* Task brief:
Needed from the data below: every line from the one with "A demographer is projecting the population of Harrowby" up to and including the one with "75–89 | 1410 |", repeated exactly and with nothing else.

Data excerpts
■ ■ ■
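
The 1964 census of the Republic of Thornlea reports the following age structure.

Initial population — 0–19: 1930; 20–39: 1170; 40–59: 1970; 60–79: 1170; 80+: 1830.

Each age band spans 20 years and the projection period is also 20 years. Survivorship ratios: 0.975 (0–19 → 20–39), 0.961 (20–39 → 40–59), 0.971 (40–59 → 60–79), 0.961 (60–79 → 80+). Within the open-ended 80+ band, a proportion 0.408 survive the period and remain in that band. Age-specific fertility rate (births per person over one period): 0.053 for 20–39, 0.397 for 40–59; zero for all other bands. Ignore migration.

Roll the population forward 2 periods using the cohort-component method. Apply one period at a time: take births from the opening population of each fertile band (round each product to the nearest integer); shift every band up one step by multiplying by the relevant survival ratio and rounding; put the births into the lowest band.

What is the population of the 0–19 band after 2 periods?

546

— Period 1 —
Births: 1170 × 0.053 = 62, 1970 × 0.397 = 782 — total 844
20–39: 1930 × 0.975 = 1882
40–59: 1170 × 0.961 = 1124
60–79: 1970 × 0.971 = 1913
80+: 1170 × 0.961 + 1830 × 0.408 = 1124 + 747 = 1871
End of period: [844, 1882, 1124, 1913, 1871]
— Period 2 —
Births: 1882 × 0.053 = 100, 1124 × 0.397 = 446 — total 546
20–39: 844 × 0.975 = 823
40–59: 1882 × 0.961 = 1809
60–79: 1124 × 0.971 = 1091
80+: 1913 × 0.961 + 1871 × 0.408 = 1838 + 763 = 2601
End of period: [546, 823, 1809, 1091, 2601]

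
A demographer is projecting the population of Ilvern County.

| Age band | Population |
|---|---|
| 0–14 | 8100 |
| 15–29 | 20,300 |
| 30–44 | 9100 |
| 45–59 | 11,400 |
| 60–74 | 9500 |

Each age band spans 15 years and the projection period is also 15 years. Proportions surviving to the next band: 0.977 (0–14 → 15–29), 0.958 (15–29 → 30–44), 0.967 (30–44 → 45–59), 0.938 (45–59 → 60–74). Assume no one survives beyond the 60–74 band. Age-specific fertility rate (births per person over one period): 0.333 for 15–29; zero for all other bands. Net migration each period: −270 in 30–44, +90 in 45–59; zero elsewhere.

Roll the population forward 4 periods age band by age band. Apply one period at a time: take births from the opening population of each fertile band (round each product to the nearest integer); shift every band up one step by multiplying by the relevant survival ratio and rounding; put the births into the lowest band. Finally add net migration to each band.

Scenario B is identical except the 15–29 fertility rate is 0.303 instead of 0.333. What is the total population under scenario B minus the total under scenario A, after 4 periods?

-1288

— Period 1 —
Births: 20300 × 0.333 = 6760
15–29: 8100 × 0.977 = 7914
30–44: 20300 × 0.958 = 19447
45–59: 9100 × 0.967 = 8800
60–74: 11400 × 0.938 = 10693
Net migration: 30–44 − 270 → 19177; 45–59 + 90 → 8890
End of period: [6760, 7914, 19177, 8890, 10693]
— Period 2 —
Births: 7914 × 0.333 = 2635
15–29: 6760 × 0.977 = 6605
30–44: 7914 × 0.958 = 7582
45–59: 19177 × 0.967 = 18544
60–74: 8890 × 0.938 = 8339
Net migration: 30–44 − 270 → 7312; 45–59 + 90 → 18634
End of period: [2635, 6605, 7312, 18634, 8339]
— Period 3 —
Births: 6605 × 0.333 = 2199
15–29: 2635 × 0.977 = 2574
30–44: 6605 × 0.958 = 6328
45–59: 7312 × 0.967 = 7071
60–74: 18634 × 0.938 = 17479
Net migration: 30–44 − 270 → 6058; 45–59 + 90 → 7161
End of period: [2199, 2574, 6058, 7161, 17479]
— Period 4 —
Births: 2574 × 0.333 = 857
15–29: 2199 × 0.977 = 2148
30–44: 2574 × 0.958 = 2466
45–59: 6058 × 0.967 = 5858
60–74: 7161 × 0.938 = 6717
Net migration: 30–44 − 270 → 2196; 45–59 + 90 → 5948
End of period: [857, 2148, 2196, 5948, 6717]
Scenario A total after 4 periods: 17866
Scenario B projection —
— Period 1 —
Births: 20300 × 0.303 = 6151
15–29: 8100 × 0.977 = 7914
30–44: 20300 × 0.958 = 19447
45–59: 9100 × 0.967 = 8800
60–74: 11400 × 0.938 = 10693
Net migration: 30–44 − 270 → 19177; 45–59 + 90 → 8890
End of period: [6151, 7914, 19177, 8890, 10693]
— Period 2 —
Births: 7914 × 0.303 = 2398
15–29: 6151 × 0.977 = 6010
30–44: 7914 × 0.958 = 7582
45–59: 19177 × 0.967 = 18544
60–74: 8890 × 0.938 = 8339
Net migration: 30–44 − 270 → 7312; 45–59 + 90 → 18634
End of period: [2398, 6010, 7312, 18634, 8339]
— Period 3 —
Births: 6010 × 0.303 = 1821
15–29: 2398 × 0.977 = 2343
30–44: 6010 × 0.958 = 5758
45–59: 7312 × 0.967 = 7071
60–74: 18634 × 0.938 = 17479
Net migration: 30–44 − 270 → 5488; 45–59 + 90 → 7161
End of period: [1821, 2343, 5488, 7161, 17479]
— Period 4 —
Births: 2343 × 0.303 = 710
15–29: 1821 × 0.977 = 1779
30–44: 2343 × 0.958 = 2245
45–59: 5488 × 0.967 = 5307
60–74: 7161 × 0.938 = 6717
Net migration: 30–44 − 270 → 1975; 45–59 + 90 → 5397
End of period: [710, 1779, 1975, 5397, 6717]
Scenario B total after 4 periods: 16578
Difference B − A = 16578 − 17866 = -1288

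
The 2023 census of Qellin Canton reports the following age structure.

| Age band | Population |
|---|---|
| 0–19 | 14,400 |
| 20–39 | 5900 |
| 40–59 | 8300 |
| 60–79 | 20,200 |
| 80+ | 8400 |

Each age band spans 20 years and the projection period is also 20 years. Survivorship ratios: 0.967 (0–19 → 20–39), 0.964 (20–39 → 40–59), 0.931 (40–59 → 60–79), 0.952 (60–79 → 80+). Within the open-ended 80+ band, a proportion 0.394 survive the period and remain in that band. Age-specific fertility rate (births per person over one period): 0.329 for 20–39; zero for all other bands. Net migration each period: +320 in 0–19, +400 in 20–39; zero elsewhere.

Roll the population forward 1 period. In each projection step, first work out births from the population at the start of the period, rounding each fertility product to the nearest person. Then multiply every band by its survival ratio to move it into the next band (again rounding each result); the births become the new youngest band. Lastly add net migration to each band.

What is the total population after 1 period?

52541

(Groups numbered youngest = 1 to oldest = 5.)
[period 1]
Births: 5900 × 0.329 = 1941
Group 2: 14400 × 0.967 = 13925
Group 3: 5900 × 0.964 = 5688
Group 4: 8300 × 0.931 = 7727
Group 5: 20200 × 0.952 + 8400 × 0.394 = 19230 + 3310 = 22540
Net migration: Group 1 + 320 → 2261; Group 2 + 400 → 14325
End of period: [2261, 14325, 5688, 7727, 22540]
Total after period 1: 2261 + 14325 + 5688 + 7727 + 22540 = 52541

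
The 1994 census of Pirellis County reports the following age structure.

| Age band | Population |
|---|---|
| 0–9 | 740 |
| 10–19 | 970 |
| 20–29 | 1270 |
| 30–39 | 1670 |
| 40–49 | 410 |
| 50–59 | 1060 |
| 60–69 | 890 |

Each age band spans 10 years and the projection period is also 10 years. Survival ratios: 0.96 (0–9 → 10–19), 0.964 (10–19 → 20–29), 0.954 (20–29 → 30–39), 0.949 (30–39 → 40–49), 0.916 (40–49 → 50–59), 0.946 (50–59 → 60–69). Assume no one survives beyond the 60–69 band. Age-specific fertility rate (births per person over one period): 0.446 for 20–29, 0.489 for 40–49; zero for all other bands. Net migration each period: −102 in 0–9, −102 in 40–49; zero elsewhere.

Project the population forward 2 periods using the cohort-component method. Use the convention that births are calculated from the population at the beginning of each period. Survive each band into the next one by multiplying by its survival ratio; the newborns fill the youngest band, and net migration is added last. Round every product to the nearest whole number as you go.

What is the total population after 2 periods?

Period 1.
Births: 1270 * 0.446 = 566  |  410 * 0.489 = 200 → total 766
10–19: 740 * 0.96 = 710
20–29: 970 * 0.964 = 935
30–39: 1270 * 0.954 = 1212
40–49: 1670 * 0.949 = 1585
50–59: 410 * 0.916 = 376
60–69: 1060 * 0.946 = 1003
Net migration: 0–9 − 102 → 664; 40–49 − 102 → 1483
Giving 664 / 710 / 935 / 1212 / 1483 / 376 / 1003.
Period 2.
Births: 935 * 0.446 = 417  |  1483 * 0.489 = 725 → total 1142
10–19: 664 * 0.96 = 637
20–29: 710 * 0.964 = 684
30–39: 935 * 0.954 = 892
40–49: 1212 * 0.949 = 1150
50–59: 1483 * 0.916 = 1358
60–69: 376 * 0.946 = 356
Net migration: 0–9 − 102 → 1040; 40–49 − 102 → 1048
Giving 1040 / 637 / 684 / 892 / 1048 / 1358 / 356.
Total after period 2: 1040 + 637 + 684 + 892 + 1048 + 1358 + 356 = 6015

6015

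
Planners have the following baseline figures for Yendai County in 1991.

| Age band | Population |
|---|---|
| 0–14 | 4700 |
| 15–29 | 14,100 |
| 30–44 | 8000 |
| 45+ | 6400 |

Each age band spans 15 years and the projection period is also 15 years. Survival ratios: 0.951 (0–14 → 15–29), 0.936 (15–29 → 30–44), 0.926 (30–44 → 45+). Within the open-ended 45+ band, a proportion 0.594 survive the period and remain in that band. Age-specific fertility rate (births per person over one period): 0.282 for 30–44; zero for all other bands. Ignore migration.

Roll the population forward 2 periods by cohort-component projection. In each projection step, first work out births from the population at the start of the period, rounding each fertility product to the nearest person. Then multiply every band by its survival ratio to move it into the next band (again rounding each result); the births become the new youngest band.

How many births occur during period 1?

2256

Period 1:
Births: 8000 * 0.282 = 2256
15–29: 4700 * 0.951 = 4470
30–44: 14100 * 0.936 = 13198
45+: 8000 * 0.926 + 6400 * 0.594 = 7408 + 3802 = 11210
→ [2256, 4470, 13198, 11210]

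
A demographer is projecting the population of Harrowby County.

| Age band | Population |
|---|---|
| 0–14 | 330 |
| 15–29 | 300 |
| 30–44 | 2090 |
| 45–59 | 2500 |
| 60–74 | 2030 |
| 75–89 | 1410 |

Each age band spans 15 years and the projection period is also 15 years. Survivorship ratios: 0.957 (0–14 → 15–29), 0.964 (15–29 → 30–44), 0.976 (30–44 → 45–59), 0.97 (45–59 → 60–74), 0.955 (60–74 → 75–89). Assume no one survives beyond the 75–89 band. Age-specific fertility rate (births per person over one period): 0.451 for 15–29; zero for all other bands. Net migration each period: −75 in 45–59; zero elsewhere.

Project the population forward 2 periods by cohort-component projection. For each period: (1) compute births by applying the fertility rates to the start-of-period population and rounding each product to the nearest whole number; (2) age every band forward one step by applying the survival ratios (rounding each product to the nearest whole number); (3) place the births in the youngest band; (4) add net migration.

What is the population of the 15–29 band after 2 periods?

129

Period 1:
Births: 300 × 0.451 = 135
15–29: 330 × 0.957 = 316
30–44: 300 × 0.964 = 289
45–59: 2090 × 0.976 = 2040
60–74: 2500 × 0.97 = 2425
75–89: 2030 × 0.955 = 1939
Net migration: 45–59 − 75 → 1965
Giving 135 / 316 / 289 / 1965 / 2425 / 1939.
Period 2:
Births: 316 × 0.451 = 143
15–29: 135 × 0.957 = 129
30–44: 316 × 0.964 = 305
45–59: 289 × 0.976 = 282
60–74: 1965 × 0.97 = 1906
75–89: 2425 × 0.955 = 2316
Net migration: 45–59 − 75 → 207
Giving 143 / 129 / 305 / 207 / 1906 / 2316.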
■ ■ ■
* Exercise output:
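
A demographer is projecting the population of Harrowby County.

| Age band | Population |
|---|---|
| 0–14 | 330 |
| 15–29 | 300 |
| 30–44 | 2090 |
| 45–59 | 2500 |
| 60–74 | 2030 |
| 75–89 | 1410 |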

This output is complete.